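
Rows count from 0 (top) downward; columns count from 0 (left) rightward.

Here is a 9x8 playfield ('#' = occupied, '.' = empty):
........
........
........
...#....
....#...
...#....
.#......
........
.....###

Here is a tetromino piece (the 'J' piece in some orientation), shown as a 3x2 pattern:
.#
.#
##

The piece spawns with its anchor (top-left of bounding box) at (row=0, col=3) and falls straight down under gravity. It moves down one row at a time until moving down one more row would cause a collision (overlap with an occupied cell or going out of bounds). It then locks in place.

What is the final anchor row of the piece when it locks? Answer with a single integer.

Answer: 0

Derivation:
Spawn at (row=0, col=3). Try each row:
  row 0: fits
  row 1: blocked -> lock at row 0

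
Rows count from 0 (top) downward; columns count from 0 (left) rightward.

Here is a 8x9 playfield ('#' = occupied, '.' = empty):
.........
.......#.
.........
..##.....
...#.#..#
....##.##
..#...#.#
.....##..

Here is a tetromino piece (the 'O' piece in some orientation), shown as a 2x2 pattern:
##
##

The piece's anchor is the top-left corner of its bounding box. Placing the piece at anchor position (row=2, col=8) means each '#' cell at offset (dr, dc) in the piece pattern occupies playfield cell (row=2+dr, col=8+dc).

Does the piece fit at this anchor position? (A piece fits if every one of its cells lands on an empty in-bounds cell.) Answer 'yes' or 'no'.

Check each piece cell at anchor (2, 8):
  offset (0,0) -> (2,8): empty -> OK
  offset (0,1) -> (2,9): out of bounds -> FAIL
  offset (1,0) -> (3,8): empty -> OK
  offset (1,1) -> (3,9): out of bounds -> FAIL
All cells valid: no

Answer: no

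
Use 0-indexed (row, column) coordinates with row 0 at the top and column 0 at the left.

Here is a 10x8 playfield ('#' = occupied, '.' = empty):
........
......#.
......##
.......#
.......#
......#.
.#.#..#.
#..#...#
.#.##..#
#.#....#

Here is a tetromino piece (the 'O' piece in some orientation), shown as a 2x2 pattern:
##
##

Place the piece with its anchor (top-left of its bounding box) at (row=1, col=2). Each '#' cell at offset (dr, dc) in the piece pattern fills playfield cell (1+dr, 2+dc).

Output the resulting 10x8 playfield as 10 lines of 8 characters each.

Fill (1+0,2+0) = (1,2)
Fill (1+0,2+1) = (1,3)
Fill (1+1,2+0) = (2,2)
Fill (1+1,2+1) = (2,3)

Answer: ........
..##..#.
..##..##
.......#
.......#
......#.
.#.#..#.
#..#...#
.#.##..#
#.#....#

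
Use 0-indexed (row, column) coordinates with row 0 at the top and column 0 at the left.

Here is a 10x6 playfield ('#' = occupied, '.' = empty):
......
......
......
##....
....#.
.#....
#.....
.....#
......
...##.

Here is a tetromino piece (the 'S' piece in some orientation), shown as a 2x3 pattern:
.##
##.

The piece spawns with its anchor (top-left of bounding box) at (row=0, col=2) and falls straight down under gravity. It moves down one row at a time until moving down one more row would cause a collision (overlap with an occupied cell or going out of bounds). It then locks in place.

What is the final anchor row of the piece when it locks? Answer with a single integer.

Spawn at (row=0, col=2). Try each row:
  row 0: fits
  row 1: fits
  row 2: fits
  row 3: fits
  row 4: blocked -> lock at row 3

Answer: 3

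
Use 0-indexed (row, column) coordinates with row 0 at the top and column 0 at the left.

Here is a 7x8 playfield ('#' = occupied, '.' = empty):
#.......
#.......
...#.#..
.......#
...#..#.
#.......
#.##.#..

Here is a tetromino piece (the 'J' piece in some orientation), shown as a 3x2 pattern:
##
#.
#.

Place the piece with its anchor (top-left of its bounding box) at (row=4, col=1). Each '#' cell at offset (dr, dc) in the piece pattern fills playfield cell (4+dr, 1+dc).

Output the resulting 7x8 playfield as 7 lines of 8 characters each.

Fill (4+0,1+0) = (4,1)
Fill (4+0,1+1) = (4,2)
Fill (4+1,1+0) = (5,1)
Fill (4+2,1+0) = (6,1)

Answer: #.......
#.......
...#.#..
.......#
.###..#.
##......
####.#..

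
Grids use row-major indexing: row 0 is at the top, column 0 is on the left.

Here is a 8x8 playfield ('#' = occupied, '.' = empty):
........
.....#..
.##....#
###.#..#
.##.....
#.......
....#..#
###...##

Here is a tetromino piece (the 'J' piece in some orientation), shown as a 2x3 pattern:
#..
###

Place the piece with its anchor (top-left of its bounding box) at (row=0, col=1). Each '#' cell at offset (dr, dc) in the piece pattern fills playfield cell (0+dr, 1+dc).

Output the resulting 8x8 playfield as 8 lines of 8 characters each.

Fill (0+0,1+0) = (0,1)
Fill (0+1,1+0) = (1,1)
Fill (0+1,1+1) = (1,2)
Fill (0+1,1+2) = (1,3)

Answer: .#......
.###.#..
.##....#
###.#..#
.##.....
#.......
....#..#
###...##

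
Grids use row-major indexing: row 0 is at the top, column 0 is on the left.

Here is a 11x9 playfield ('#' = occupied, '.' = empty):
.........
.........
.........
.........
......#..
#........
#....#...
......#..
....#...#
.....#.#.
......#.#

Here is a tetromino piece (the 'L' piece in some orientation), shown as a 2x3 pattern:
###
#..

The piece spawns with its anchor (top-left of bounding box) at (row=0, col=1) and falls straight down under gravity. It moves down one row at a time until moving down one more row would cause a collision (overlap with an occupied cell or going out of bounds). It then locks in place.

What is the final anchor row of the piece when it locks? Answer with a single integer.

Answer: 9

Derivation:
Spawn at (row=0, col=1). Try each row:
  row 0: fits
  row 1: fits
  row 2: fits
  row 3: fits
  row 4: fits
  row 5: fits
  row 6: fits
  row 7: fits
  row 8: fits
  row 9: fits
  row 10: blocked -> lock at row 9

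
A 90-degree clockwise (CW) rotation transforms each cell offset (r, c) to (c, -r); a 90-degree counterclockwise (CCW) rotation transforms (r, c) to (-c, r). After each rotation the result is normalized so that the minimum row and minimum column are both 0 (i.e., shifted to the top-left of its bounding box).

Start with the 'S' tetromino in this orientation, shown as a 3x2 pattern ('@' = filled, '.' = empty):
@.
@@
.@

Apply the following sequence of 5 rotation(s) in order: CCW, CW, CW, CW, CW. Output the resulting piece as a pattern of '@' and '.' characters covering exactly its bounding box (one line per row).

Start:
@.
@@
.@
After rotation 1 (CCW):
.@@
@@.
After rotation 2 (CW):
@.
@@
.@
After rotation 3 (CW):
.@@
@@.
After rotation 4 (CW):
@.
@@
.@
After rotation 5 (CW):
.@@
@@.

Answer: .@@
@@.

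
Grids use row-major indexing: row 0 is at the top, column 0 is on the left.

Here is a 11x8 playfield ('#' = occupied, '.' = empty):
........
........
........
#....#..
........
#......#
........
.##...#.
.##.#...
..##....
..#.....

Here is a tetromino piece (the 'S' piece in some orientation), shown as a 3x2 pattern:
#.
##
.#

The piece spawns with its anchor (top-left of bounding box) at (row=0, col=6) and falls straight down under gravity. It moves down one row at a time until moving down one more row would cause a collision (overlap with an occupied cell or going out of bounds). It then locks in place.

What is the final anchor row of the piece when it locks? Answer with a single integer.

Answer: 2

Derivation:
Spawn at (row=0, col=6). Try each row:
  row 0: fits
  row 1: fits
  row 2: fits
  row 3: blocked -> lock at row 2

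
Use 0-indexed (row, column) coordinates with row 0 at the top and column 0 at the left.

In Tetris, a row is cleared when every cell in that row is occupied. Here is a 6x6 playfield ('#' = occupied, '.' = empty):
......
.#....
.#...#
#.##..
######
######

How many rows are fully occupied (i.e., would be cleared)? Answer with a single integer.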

--

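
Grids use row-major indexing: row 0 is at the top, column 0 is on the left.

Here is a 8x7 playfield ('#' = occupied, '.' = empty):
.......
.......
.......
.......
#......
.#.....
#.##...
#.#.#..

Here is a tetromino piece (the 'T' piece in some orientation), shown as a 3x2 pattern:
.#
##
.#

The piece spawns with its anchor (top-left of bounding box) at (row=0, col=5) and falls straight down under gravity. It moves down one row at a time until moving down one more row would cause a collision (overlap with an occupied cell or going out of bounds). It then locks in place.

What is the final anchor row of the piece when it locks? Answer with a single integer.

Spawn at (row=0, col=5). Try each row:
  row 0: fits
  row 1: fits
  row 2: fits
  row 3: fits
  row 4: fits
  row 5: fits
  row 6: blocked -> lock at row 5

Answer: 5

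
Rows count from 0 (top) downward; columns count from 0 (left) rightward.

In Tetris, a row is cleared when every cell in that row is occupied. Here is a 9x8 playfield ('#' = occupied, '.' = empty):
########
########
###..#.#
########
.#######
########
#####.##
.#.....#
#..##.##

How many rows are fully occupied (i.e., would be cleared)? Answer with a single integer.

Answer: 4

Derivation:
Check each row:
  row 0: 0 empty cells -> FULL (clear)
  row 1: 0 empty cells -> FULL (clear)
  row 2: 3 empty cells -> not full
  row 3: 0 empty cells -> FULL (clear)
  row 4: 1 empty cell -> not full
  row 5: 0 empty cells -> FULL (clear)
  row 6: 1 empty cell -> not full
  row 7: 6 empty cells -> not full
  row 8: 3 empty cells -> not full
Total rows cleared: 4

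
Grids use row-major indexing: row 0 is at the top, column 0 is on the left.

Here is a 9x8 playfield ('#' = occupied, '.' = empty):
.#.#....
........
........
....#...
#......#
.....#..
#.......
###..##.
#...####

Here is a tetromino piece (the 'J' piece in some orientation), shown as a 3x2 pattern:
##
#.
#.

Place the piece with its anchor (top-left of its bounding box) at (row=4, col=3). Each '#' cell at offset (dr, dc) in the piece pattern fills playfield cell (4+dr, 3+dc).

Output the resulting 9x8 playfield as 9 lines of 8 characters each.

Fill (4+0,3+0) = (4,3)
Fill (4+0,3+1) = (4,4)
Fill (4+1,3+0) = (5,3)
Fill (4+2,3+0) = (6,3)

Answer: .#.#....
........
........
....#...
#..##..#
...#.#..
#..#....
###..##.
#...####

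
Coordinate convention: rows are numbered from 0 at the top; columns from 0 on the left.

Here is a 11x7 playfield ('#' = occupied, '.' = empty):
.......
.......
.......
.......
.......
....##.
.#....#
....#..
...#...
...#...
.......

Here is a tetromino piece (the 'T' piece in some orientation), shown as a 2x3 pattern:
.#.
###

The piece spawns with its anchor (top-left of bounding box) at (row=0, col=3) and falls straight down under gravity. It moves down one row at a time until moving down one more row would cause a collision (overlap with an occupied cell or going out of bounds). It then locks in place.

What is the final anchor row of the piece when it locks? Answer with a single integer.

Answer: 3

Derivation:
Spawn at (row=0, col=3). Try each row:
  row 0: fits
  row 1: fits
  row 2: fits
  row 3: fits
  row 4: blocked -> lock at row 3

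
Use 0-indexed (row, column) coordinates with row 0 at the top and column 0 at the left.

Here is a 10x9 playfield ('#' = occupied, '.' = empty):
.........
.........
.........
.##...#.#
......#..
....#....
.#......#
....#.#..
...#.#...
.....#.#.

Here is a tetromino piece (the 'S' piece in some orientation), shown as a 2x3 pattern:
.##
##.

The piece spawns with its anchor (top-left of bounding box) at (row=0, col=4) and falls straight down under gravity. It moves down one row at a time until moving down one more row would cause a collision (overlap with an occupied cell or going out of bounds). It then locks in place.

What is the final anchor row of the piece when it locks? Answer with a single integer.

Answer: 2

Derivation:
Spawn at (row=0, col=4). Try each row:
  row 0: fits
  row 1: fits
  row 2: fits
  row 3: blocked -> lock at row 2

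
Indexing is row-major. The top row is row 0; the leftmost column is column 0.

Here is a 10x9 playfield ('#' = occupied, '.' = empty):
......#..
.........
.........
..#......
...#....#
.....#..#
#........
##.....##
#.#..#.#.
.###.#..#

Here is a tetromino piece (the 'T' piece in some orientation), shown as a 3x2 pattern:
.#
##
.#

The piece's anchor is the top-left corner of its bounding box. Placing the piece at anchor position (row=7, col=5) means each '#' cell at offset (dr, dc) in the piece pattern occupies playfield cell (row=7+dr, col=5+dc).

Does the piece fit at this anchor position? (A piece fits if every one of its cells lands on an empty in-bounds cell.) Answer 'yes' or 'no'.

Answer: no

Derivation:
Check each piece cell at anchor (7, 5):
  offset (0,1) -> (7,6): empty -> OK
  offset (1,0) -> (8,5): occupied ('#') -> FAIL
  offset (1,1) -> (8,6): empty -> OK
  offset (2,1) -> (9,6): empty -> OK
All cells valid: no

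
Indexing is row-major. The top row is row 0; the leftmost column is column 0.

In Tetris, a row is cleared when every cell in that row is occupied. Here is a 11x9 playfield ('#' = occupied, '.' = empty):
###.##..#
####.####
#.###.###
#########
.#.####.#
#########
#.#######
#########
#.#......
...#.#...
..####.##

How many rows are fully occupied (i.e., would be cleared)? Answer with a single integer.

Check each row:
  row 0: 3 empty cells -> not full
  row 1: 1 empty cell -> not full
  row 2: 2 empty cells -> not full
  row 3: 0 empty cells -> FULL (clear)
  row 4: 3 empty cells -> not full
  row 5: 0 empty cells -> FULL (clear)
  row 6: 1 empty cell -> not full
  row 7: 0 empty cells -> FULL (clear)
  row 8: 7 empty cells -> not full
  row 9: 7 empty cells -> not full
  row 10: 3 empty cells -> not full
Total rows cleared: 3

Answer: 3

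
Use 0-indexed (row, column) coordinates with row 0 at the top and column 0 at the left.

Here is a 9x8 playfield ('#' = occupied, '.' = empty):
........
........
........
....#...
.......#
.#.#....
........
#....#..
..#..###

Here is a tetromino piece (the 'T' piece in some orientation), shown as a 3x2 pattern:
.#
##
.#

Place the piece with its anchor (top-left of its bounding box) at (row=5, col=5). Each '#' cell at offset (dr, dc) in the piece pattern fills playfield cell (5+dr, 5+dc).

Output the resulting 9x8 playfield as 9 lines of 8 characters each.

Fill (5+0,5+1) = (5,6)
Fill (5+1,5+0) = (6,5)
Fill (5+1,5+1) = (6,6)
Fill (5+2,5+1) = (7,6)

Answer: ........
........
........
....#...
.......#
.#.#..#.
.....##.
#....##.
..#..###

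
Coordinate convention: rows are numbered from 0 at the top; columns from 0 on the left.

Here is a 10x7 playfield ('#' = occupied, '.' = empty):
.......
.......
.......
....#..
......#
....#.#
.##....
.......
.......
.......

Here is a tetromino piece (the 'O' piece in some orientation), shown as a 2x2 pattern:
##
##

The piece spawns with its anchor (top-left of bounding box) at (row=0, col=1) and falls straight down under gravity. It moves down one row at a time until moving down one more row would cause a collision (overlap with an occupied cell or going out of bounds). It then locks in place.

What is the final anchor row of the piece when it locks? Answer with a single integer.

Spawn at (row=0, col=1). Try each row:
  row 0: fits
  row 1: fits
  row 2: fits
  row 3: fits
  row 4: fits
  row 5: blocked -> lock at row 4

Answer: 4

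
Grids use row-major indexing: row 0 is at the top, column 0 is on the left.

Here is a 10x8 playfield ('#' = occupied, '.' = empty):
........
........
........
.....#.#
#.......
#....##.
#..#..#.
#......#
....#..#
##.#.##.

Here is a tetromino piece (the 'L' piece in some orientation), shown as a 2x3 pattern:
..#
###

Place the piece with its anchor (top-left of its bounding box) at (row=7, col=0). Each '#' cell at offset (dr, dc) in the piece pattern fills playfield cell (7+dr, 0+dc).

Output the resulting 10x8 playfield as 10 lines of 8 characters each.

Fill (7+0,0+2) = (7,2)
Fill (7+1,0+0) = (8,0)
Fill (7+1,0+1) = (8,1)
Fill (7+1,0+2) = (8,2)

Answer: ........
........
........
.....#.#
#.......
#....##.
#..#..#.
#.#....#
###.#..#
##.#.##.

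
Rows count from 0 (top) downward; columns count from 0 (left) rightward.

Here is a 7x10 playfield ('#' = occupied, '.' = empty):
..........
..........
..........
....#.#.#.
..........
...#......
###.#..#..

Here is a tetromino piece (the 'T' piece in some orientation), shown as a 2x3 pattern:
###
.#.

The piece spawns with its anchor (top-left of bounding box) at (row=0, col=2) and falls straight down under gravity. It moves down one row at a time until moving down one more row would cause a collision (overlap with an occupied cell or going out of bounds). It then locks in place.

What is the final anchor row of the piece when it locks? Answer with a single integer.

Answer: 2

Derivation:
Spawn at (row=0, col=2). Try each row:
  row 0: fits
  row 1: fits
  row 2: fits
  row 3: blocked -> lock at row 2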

---

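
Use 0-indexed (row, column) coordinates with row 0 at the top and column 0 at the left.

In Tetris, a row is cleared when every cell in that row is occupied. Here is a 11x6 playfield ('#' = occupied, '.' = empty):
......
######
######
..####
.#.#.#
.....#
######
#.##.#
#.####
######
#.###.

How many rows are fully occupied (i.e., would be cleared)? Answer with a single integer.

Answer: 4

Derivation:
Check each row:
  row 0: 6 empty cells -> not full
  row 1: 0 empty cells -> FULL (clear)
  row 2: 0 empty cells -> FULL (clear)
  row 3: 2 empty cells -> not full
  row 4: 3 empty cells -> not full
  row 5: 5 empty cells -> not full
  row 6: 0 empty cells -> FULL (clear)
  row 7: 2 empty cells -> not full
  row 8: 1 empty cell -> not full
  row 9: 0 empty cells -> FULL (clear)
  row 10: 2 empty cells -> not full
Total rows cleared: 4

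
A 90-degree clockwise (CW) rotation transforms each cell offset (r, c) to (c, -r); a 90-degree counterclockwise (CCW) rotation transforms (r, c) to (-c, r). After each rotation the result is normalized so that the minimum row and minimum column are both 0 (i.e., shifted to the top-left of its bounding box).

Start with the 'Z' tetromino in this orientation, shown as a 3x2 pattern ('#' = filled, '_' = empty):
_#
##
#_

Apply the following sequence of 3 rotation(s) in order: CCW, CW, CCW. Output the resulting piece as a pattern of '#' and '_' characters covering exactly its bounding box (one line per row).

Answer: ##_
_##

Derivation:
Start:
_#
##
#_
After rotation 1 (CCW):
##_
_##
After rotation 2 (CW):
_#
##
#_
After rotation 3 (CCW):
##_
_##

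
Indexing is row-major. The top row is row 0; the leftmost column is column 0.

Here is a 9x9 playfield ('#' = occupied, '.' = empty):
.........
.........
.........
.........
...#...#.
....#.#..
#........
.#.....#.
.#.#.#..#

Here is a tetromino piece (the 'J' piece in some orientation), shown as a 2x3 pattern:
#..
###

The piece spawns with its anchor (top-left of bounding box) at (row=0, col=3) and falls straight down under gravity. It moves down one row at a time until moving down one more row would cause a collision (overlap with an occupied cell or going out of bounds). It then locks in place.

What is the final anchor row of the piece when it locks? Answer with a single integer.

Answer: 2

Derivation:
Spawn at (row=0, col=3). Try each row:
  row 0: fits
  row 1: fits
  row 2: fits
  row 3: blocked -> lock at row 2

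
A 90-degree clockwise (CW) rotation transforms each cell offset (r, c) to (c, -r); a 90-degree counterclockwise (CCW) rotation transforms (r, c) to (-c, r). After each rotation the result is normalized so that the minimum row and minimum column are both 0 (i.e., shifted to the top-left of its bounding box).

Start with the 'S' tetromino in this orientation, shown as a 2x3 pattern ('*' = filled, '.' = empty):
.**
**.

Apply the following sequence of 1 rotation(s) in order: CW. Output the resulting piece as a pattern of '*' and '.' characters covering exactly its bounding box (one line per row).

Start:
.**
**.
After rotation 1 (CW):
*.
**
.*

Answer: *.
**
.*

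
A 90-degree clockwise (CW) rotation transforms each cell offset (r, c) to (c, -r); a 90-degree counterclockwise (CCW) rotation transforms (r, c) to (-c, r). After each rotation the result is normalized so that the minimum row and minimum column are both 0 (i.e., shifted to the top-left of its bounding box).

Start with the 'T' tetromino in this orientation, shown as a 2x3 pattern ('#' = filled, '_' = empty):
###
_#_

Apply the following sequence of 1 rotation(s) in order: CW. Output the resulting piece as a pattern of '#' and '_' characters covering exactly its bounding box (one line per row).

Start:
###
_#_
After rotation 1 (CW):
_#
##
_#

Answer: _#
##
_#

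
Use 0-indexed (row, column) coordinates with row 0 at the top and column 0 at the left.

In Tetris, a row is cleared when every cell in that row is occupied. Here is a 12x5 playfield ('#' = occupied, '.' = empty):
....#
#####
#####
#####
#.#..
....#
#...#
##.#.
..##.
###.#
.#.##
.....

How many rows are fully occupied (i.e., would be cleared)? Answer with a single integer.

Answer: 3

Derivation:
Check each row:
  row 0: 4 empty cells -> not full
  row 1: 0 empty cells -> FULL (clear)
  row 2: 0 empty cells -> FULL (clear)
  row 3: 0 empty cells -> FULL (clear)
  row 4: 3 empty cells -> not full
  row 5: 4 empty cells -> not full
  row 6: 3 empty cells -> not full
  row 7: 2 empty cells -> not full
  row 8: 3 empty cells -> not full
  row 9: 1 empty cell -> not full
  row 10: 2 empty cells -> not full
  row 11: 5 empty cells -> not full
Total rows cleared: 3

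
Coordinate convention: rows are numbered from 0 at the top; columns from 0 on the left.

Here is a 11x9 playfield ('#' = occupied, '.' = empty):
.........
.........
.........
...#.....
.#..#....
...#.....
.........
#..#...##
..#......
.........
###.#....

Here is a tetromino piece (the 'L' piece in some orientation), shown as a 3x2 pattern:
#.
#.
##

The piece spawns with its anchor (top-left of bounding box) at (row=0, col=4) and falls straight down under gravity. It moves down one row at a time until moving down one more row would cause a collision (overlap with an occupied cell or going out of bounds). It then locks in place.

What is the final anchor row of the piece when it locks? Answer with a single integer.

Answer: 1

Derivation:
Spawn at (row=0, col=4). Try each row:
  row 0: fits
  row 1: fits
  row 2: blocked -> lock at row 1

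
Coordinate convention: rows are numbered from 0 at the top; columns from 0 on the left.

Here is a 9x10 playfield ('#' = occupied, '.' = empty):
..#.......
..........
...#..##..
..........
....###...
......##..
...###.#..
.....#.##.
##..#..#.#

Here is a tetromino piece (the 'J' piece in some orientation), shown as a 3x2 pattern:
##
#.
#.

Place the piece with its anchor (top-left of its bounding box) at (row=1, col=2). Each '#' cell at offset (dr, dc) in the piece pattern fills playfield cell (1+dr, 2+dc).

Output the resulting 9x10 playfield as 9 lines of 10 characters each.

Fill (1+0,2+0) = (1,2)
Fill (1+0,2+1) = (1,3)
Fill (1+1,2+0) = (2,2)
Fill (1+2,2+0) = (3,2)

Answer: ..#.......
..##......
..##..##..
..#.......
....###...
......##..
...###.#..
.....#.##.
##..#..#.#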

Your objective :: Take each line above that contains "Tetris" and copy it out.

Written solution ::
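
In Tetris, a row is cleared when every cell in that row is occupied. Here is a 6x6 playfield ('#' = occupied, '.' = empty):
In Tetris, a row is cleared when every cell in that row is occupied. Here is a 9x8 playfield ('#' = occupied, '.' = empty):
In Tetris, a row is cleared when every cell in that row is occupied. Here is a 11x9 playfield ('#' = occupied, '.' = empty):
In Tetris, a row is cleared when every cell in that row is occupied. Here is a 11x6 playfield ('#' = occupied, '.' = empty):
In Tetris, a row is cleared when every cell in that row is occupied. Here is a 12x5 playfield ('#' = occupied, '.' = empty):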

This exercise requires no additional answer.